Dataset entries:
--- START ---

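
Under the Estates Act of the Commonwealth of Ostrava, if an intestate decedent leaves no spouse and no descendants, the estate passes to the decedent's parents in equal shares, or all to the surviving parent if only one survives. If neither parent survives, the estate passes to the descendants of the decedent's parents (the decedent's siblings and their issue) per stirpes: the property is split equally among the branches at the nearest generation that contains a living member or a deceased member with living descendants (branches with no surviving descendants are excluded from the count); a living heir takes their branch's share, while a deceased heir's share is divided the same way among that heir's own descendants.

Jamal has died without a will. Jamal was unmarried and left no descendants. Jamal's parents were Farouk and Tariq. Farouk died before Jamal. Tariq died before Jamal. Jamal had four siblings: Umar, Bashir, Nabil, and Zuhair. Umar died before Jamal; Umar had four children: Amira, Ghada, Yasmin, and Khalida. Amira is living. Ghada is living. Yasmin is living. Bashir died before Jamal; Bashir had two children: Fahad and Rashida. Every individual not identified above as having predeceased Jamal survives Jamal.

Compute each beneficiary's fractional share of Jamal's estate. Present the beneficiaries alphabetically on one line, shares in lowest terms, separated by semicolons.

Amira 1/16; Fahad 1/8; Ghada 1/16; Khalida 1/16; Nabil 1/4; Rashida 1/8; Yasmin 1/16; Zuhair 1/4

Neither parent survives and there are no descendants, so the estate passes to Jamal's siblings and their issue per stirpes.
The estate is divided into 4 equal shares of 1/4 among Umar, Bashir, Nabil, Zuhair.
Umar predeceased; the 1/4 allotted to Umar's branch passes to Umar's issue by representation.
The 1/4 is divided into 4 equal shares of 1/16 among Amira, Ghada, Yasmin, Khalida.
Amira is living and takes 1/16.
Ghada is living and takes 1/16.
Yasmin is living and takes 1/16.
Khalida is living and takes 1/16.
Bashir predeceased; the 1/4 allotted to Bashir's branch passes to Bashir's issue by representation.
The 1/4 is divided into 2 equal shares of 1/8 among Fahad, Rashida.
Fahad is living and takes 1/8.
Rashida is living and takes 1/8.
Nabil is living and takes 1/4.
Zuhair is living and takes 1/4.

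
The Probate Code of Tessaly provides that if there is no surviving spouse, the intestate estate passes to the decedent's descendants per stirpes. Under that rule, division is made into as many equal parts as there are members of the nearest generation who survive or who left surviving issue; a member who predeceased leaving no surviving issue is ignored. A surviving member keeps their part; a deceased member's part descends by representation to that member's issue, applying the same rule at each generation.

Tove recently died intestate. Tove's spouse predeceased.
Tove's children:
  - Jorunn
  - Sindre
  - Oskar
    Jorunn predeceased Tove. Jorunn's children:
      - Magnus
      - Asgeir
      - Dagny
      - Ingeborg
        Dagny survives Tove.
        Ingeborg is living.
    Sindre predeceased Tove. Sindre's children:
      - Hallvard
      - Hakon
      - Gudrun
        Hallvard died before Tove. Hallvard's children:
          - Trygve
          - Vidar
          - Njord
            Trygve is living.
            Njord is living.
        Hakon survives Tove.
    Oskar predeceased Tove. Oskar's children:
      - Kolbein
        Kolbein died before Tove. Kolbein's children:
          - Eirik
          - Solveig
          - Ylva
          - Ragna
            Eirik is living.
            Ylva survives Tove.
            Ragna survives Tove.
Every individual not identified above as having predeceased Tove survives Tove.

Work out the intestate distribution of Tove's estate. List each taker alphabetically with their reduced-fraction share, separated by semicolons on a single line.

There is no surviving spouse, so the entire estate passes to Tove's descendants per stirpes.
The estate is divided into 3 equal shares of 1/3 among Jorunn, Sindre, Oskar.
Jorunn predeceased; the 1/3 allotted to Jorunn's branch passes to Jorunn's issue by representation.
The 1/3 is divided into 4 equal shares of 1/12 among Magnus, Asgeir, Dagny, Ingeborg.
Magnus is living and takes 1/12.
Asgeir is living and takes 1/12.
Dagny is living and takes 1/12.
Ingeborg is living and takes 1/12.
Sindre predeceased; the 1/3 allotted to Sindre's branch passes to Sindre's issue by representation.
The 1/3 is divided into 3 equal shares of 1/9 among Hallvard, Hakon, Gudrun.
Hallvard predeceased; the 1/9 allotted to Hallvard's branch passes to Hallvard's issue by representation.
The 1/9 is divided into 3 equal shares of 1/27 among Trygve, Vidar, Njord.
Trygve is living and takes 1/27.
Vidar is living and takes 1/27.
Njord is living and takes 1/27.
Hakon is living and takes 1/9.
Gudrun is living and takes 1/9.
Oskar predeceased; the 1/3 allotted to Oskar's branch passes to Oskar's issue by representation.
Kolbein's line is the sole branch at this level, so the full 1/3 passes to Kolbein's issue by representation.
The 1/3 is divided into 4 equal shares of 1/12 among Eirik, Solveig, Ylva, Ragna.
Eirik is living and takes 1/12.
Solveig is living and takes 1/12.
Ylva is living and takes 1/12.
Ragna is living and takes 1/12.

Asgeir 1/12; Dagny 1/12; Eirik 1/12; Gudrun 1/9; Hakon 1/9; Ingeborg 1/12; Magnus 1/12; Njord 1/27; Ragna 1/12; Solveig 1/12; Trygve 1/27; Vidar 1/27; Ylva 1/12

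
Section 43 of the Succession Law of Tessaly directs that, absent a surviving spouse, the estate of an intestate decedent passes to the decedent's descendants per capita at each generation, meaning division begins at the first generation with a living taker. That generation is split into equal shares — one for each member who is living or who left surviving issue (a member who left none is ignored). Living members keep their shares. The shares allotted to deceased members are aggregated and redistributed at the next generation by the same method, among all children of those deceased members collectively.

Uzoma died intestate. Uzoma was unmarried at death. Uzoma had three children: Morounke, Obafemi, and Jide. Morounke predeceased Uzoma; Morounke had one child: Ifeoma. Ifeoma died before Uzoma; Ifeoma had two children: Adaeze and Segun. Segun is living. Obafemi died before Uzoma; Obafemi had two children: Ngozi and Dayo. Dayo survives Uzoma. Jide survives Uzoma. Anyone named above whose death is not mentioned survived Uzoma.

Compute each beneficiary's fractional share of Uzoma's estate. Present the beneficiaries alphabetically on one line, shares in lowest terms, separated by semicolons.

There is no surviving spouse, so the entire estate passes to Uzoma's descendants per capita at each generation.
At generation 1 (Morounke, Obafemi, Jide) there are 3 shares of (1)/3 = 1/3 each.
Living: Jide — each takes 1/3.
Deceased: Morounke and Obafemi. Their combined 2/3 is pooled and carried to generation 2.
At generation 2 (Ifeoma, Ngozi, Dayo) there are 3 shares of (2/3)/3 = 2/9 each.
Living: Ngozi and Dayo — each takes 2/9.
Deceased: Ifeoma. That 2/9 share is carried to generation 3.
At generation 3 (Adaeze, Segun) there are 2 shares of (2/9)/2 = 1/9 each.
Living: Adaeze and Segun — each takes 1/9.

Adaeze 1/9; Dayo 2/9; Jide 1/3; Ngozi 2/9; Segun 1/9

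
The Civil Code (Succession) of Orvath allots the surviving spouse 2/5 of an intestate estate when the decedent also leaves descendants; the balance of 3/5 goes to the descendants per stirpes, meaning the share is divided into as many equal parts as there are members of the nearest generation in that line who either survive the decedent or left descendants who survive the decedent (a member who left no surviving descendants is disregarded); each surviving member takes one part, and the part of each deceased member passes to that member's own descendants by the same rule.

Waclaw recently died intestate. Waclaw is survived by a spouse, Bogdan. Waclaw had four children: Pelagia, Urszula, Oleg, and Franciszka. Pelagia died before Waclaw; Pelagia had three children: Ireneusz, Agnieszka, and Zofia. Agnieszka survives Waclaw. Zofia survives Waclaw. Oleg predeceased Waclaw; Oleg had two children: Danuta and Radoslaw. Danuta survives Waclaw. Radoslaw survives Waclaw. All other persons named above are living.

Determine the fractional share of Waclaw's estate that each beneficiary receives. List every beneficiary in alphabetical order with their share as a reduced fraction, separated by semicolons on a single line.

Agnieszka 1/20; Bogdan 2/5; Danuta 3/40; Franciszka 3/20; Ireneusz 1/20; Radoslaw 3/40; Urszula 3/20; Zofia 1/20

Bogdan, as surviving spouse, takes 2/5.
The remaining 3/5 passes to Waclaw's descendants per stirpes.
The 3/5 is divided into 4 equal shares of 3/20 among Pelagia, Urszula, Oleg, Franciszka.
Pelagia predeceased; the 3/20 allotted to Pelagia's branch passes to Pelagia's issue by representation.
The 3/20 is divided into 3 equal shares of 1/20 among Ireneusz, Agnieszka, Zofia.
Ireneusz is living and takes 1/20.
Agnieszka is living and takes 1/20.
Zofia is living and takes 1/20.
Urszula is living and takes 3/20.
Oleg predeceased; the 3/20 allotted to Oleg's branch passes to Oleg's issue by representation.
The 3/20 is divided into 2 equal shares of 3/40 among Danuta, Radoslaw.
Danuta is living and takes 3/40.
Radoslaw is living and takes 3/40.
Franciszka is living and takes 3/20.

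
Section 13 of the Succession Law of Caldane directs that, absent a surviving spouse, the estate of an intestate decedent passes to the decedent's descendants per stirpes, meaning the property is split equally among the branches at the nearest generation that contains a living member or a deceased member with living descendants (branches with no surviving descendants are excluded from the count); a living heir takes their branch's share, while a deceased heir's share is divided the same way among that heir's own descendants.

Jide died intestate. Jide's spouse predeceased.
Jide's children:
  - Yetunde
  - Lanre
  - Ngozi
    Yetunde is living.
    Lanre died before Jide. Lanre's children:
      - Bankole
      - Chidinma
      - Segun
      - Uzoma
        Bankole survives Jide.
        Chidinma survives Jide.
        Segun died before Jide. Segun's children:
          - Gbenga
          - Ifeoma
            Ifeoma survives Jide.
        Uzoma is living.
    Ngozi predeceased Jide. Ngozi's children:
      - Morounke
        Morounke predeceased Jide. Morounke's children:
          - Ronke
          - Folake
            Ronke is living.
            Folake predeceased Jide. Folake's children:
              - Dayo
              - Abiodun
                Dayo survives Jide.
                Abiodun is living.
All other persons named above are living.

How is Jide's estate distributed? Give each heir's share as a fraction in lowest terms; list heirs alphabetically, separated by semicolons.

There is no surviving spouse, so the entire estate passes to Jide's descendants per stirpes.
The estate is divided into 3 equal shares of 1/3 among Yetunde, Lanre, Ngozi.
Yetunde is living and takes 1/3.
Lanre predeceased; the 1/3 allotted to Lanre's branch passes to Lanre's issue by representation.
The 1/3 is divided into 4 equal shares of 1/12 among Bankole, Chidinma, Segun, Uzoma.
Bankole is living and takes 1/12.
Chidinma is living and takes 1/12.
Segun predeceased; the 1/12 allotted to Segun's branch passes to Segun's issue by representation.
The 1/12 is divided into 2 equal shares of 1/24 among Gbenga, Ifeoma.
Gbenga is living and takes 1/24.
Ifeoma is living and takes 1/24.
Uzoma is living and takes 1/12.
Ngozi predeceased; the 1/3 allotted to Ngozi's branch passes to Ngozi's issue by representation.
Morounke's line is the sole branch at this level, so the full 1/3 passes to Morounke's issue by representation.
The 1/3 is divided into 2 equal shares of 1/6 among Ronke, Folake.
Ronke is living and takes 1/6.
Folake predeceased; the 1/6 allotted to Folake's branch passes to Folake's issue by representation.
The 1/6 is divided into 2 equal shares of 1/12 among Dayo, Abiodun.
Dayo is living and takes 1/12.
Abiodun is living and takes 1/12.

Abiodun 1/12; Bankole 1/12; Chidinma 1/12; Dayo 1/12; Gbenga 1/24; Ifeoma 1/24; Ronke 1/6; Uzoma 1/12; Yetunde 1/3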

--- END ---

● YOUR ASSIGNMENT
Look above for the line with "Tove recently died" and the line with "Every individual not identified above as having predeceased Tove". Retype those two lines and every line between them exactly, adding nothing.

● RESULT OF THIS EXERCISE
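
Tove recently died intestate. Tove's spouse predeceased.
Tove's children:
  - Jorunn
  - Sindre
  - Oskar
    Jorunn predeceased Tove. Jorunn's children:
      - Magnus
      - Asgeir
      - Dagny
      - Ingeborg
        Dagny survives Tove.
        Ingeborg is living.
    Sindre predeceased Tove. Sindre's children:
      - Hallvard
      - Hakon
      - Gudrun
        Hallvard died before Tove. Hallvard's children:
          - Trygve
          - Vidar
          - Njord
            Trygve is living.
            Njord is living.
        Hakon survives Tove.
    Oskar predeceased Tove. Oskar's children:
      - Kolbein
        Kolbein died before Tove. Kolbein's children:
          - Eirik
          - Solveig
          - Ylva
          - Ragna
            Eirik is living.
            Ylva survives Tove.
            Ragna survives Tove.
Every individual not identified above as having predeceased Tove survives Tove.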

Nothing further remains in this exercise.